Directions ->
For this exercise, restate the data below with no change at all.
*** Opening of Entries shown ***
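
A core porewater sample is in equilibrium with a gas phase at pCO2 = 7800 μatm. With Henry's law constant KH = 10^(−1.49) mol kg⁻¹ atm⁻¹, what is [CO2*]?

KH = 10^(−1.49) = 3.236×10^-2 mol kg⁻¹ atm⁻¹
[CO2*] = KH · pCO2 = 3.236×10^-2 × 7800×10^-6 atm = 2.52×10^-4 mol/kg

[CO2*] = 252 μmol/kg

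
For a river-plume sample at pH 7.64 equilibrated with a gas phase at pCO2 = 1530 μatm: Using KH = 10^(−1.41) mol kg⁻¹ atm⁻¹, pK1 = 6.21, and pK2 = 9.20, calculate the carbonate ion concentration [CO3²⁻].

[CO2*] = KH · pCO2 = 10^(−1.41) × 1530×10^-6 = 5.952×10^-5 mol/kg
α₀ = 1/(1 + K1/[H⁺] + K1K2/[H⁺]²) = 1/(1 + 10^+1.43 + 10^-0.13) = 0.03490
DIC = [CO2*]/α₀ = 5.952×10^-5 / 0.03490 = 1.706 mmol/kg
[CO3²⁻] = α₂·DIC; α₂ = 0.02587, so [CO3²⁻] = 0.02587 × 1.706 = 0.0441 mmol/kg

[CO3²⁻] = 0.0441 mmol/kg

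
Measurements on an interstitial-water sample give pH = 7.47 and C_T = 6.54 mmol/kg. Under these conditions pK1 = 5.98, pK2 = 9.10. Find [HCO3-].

[HCO3⁻] = 6.19 mmol/kg

α₁ = 1 / (1 + [H⁺]/K1 + K2/[H⁺]) = 1 / (1 + 10^-1.49 + 10^-1.63)
   = 1 / (1 + 0.032359 + 0.023442) = 1/1.0558 = 0.9471
[HCO3⁻] = α₁ × DIC = 0.9471 × 6.54 = 6.19 mmol/kg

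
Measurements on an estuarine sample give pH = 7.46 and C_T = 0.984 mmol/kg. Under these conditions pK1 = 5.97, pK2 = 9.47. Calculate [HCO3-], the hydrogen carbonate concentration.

α₁ = 1 / (1 + [H⁺]/K1 + K2/[H⁺]) = 1 / (1 + 10^-1.49 + 10^-2.01)
   = 1 / (1 + 0.032359 + 0.0097724) = 1/1.0421 = 0.9596
[HCO3⁻] = α₁ × DIC = 0.9596 × 0.984 = 0.944 mmol/kg

[HCO3⁻] = 0.944 mmol/kg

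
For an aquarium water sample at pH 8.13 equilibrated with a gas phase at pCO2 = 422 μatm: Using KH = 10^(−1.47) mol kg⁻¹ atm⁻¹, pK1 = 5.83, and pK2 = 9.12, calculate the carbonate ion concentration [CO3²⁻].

[CO2*] = KH · pCO2 = 10^(−1.47) × 422×10^-6 = 1.430×10^-5 mol/kg
α₀ = 1/(1 + K1/[H⁺] + K1K2/[H⁺]²) = 1/(1 + 10^+2.30 + 10^+1.31) = 0.004526
DIC = [CO2*]/α₀ = 1.430×10^-5 / 0.004526 = 3.159 mmol/kg
[CO3²⁻] = α₂·DIC; α₂ = 0.09241, so [CO3²⁻] = 0.09241 × 3.159 = 0.292 mmol/kg

[CO3²⁻] = 0.292 mmol/kg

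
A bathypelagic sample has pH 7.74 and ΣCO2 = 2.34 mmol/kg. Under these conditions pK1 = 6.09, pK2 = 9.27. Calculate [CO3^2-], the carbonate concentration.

[CO3²⁻] = 0.0657 mmol/kg

α₂ = 1 / (1 + [H⁺]/K2 + [H⁺]²/(K1K2)) = 1 / (1 + 10^+1.53 + 10^-0.12)
   = 1 / (1 + 33.884 + 0.75858) = 1/35.643 = 0.02806
[CO3²⁻] = α₂ × DIC = 0.02806 × 2.34 = 0.0657 mmol/kg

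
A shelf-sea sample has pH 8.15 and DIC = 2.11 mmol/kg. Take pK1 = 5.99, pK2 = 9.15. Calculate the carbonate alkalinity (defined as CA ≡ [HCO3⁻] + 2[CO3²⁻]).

CA = [HCO3⁻] + 2[CO3²⁻] = (α₁ + 2α₂)·DIC
At pH 8.15: [H⁺]/K1 = 10^-2.16 = 0.0069183, K2/[H⁺] = 10^-1.00 = 0.10000
α₁ = 1/(1 + 0.0069183 + 0.10000) = 1/1.1069 = 0.9034; α₂ = α₁·K2/[H⁺] = 0.09034
α₁ + 2α₂ = 1.0841
CA = 1.0841 × 2.11 = 2.29 mmol/kg

CA = 2.29 mmol/kg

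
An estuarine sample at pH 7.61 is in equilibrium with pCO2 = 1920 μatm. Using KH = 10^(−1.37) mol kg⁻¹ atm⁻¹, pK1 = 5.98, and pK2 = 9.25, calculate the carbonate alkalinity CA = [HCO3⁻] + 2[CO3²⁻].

CA = 3.65 mmol/kg

[CO2*] = KH · pCO2 = 10^(−1.37) × 1920×10^-6 = 8.190×10^-5 mol/kg
α₀ = 1/(1 + K1/[H⁺] + K1K2/[H⁺]²) = 1/(1 + 10^+1.63 + 10^-0.01) = 0.02240
DIC = [CO2*]/α₀ = 8.190×10^-5 / 0.02240 = 3.656 mmol/kg
CA = (α₁ + 2α₂)·DIC = (0.9557 + 2×0.02189) × 3.656 = 3.65 mmol/kg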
*** Close of Entries shown ***
Solution to the exercise ->
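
A core porewater sample is in equilibrium with a gas phase at pCO2 = 7800 μatm. With Henry's law constant KH = 10^(−1.49) mol kg⁻¹ atm⁻¹, what is [CO2*]?

KH = 10^(−1.49) = 3.236×10^-2 mol kg⁻¹ atm⁻¹
[CO2*] = KH · pCO2 = 3.236×10^-2 × 7800×10^-6 atm = 2.52×10^-4 mol/kg

[CO2*] = 252 μmol/kg

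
For a river-plume sample at pH 7.64 equilibrated with a gas phase at pCO2 = 1530 μatm: Using KH = 10^(−1.41) mol kg⁻¹ atm⁻¹, pK1 = 6.21, and pK2 = 9.20, calculate the carbonate ion concentration [CO3²⁻].

[CO2*] = KH · pCO2 = 10^(−1.41) × 1530×10^-6 = 5.952×10^-5 mol/kg
α₀ = 1/(1 + K1/[H⁺] + K1K2/[H⁺]²) = 1/(1 + 10^+1.43 + 10^-0.13) = 0.03490
DIC = [CO2*]/α₀ = 5.952×10^-5 / 0.03490 = 1.706 mmol/kg
[CO3²⁻] = α₂·DIC; α₂ = 0.02587, so [CO3²⁻] = 0.02587 × 1.706 = 0.0441 mmol/kg

[CO3²⁻] = 0.0441 mmol/kg

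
Measurements on an interstitial-water sample give pH = 7.47 and C_T = 6.54 mmol/kg. Under these conditions pK1 = 5.98, pK2 = 9.10. Find [HCO3-].

[HCO3⁻] = 6.19 mmol/kg

α₁ = 1 / (1 + [H⁺]/K1 + K2/[H⁺]) = 1 / (1 + 10^-1.49 + 10^-1.63)
   = 1 / (1 + 0.032359 + 0.023442) = 1/1.0558 = 0.9471
[HCO3⁻] = α₁ × DIC = 0.9471 × 6.54 = 6.19 mmol/kg

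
Measurements on an estuarine sample give pH = 7.46 and C_T = 0.984 mmol/kg. Under these conditions pK1 = 5.97, pK2 = 9.47. Calculate [HCO3-], the hydrogen carbonate concentration.

α₁ = 1 / (1 + [H⁺]/K1 + K2/[H⁺]) = 1 / (1 + 10^-1.49 + 10^-2.01)
   = 1 / (1 + 0.032359 + 0.0097724) = 1/1.0421 = 0.9596
[HCO3⁻] = α₁ × DIC = 0.9596 × 0.984 = 0.944 mmol/kg

[HCO3⁻] = 0.944 mmol/kg

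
For an aquarium water sample at pH 8.13 equilibrated with a gas phase at pCO2 = 422 μatm: Using KH = 10^(−1.47) mol kg⁻¹ atm⁻¹, pK1 = 5.83, and pK2 = 9.12, calculate the carbonate ion concentration [CO3²⁻].

[CO2*] = KH · pCO2 = 10^(−1.47) × 422×10^-6 = 1.430×10^-5 mol/kg
α₀ = 1/(1 + K1/[H⁺] + K1K2/[H⁺]²) = 1/(1 + 10^+2.30 + 10^+1.31) = 0.004526
DIC = [CO2*]/α₀ = 1.430×10^-5 / 0.004526 = 3.159 mmol/kg
[CO3²⁻] = α₂·DIC; α₂ = 0.09241, so [CO3²⁻] = 0.09241 × 3.159 = 0.292 mmol/kg

[CO3²⁻] = 0.292 mmol/kg

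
A bathypelagic sample has pH 7.74 and ΣCO2 = 2.34 mmol/kg. Under these conditions pK1 = 6.09, pK2 = 9.27. Calculate [CO3^2-], the carbonate concentration.

[CO3²⁻] = 0.0657 mmol/kg

α₂ = 1 / (1 + [H⁺]/K2 + [H⁺]²/(K1K2)) = 1 / (1 + 10^+1.53 + 10^-0.12)
   = 1 / (1 + 33.884 + 0.75858) = 1/35.643 = 0.02806
[CO3²⁻] = α₂ × DIC = 0.02806 × 2.34 = 0.0657 mmol/kg

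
A shelf-sea sample has pH 8.15 and DIC = 2.11 mmol/kg. Take pK1 = 5.99, pK2 = 9.15. Calculate the carbonate alkalinity (defined as CA ≡ [HCO3⁻] + 2[CO3²⁻]).

CA = [HCO3⁻] + 2[CO3²⁻] = (α₁ + 2α₂)·DIC
At pH 8.15: [H⁺]/K1 = 10^-2.16 = 0.0069183, K2/[H⁺] = 10^-1.00 = 0.10000
α₁ = 1/(1 + 0.0069183 + 0.10000) = 1/1.1069 = 0.9034; α₂ = α₁·K2/[H⁺] = 0.09034
α₁ + 2α₂ = 1.0841
CA = 1.0841 × 2.11 = 2.29 mmol/kg

CA = 2.29 mmol/kg

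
An estuarine sample at pH 7.61 is in equilibrium with pCO2 = 1920 μatm. Using KH = 10^(−1.37) mol kg⁻¹ atm⁻¹, pK1 = 5.98, and pK2 = 9.25, calculate the carbonate alkalinity CA = [HCO3⁻] + 2[CO3²⁻].

CA = 3.65 mmol/kg

[CO2*] = KH · pCO2 = 10^(−1.37) × 1920×10^-6 = 8.190×10^-5 mol/kg
α₀ = 1/(1 + K1/[H⁺] + K1K2/[H⁺]²) = 1/(1 + 10^+1.63 + 10^-0.01) = 0.02240
DIC = [CO2*]/α₀ = 8.190×10^-5 / 0.02240 = 3.656 mmol/kg
CA = (α₁ + 2α₂)·DIC = (0.9557 + 2×0.02189) × 3.656 = 3.65 mmol/kg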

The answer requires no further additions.